*** Opening Records to process ***

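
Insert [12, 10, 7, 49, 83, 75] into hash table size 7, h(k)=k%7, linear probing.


Insert 12: h=5 -> slot 5
Insert 10: h=3 -> slot 3
Insert 7: h=0 -> slot 0
Insert 49: h=0, 1 probes -> slot 1
Insert 83: h=6 -> slot 6
Insert 75: h=5, 4 probes -> slot 2

Table: [7, 49, 75, 10, None, 12, 83]


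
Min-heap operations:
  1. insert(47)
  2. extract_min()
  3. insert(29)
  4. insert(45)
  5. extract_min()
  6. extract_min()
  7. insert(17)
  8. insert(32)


insert(47) -> [47]
extract_min()->47, []
insert(29) -> [29]
insert(45) -> [29, 45]
extract_min()->29, [45]
extract_min()->45, []
insert(17) -> [17]
insert(32) -> [17, 32]

Final heap: [17, 32]


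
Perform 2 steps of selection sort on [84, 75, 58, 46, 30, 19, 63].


Initial: [84, 75, 58, 46, 30, 19, 63]
Step 1: min=19 at 5
  Swap: [19, 75, 58, 46, 30, 84, 63]
Step 2: min=30 at 4
  Swap: [19, 30, 58, 46, 75, 84, 63]

After 2 steps: [19, 30, 58, 46, 75, 84, 63]


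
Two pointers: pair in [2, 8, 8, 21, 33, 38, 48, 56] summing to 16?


lo=0(2)+hi=7(56)=58
lo=0(2)+hi=6(48)=50
lo=0(2)+hi=5(38)=40
lo=0(2)+hi=4(33)=35
lo=0(2)+hi=3(21)=23
lo=0(2)+hi=2(8)=10
lo=1(8)+hi=2(8)=16

Yes: 8+8=16


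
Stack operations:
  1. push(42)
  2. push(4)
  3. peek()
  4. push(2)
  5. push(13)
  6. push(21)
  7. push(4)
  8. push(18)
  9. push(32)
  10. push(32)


push(42) -> [42]
push(4) -> [42, 4]
peek()->4
push(2) -> [42, 4, 2]
push(13) -> [42, 4, 2, 13]
push(21) -> [42, 4, 2, 13, 21]
push(4) -> [42, 4, 2, 13, 21, 4]
push(18) -> [42, 4, 2, 13, 21, 4, 18]
push(32) -> [42, 4, 2, 13, 21, 4, 18, 32]
push(32) -> [42, 4, 2, 13, 21, 4, 18, 32, 32]

Final stack: [42, 4, 2, 13, 21, 4, 18, 32, 32]


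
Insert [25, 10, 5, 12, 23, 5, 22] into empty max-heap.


Insert 25: [25]
Insert 10: [25, 10]
Insert 5: [25, 10, 5]
Insert 12: [25, 12, 5, 10]
Insert 23: [25, 23, 5, 10, 12]
Insert 5: [25, 23, 5, 10, 12, 5]
Insert 22: [25, 23, 22, 10, 12, 5, 5]

Final heap: [25, 23, 22, 10, 12, 5, 5]


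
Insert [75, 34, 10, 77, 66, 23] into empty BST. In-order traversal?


Insert 75: root
Insert 34: L from 75
Insert 10: L from 75 -> L from 34
Insert 77: R from 75
Insert 66: L from 75 -> R from 34
Insert 23: L from 75 -> L from 34 -> R from 10

In-order: [10, 23, 34, 66, 75, 77]


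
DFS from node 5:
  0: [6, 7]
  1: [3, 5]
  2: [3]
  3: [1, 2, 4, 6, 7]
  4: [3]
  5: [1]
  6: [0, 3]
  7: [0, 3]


Visit 5, push [1]
Visit 1, push [3]
Visit 3, push [7, 6, 4, 2]
Visit 2, push []
Visit 4, push []
Visit 6, push [0]
Visit 0, push [7]
Visit 7, push []

DFS order: [5, 1, 3, 2, 4, 6, 0, 7]


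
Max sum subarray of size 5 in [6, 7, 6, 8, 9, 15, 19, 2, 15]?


[0:5]: 36
[1:6]: 45
[2:7]: 57
[3:8]: 53
[4:9]: 60

Max: 60 at [4:9]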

*** Closing Records to process ***

Task brief. Repeat exactly the lines starting at the line with "DFS from node" and ending with the final line of the entries. Include nothing else.

Answer box.
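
DFS from node 5:
  0: [6, 7]
  1: [3, 5]
  2: [3]
  3: [1, 2, 4, 6, 7]
  4: [3]
  5: [1]
  6: [0, 3]
  7: [0, 3]


Visit 5, push [1]
Visit 1, push [3]
Visit 3, push [7, 6, 4, 2]
Visit 2, push []
Visit 4, push []
Visit 6, push [0]
Visit 0, push [7]
Visit 7, push []

DFS order: [5, 1, 3, 2, 4, 6, 0, 7]


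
Max sum subarray of size 5 in [6, 7, 6, 8, 9, 15, 19, 2, 15]?


[0:5]: 36
[1:6]: 45
[2:7]: 57
[3:8]: 53
[4:9]: 60

Max: 60 at [4:9]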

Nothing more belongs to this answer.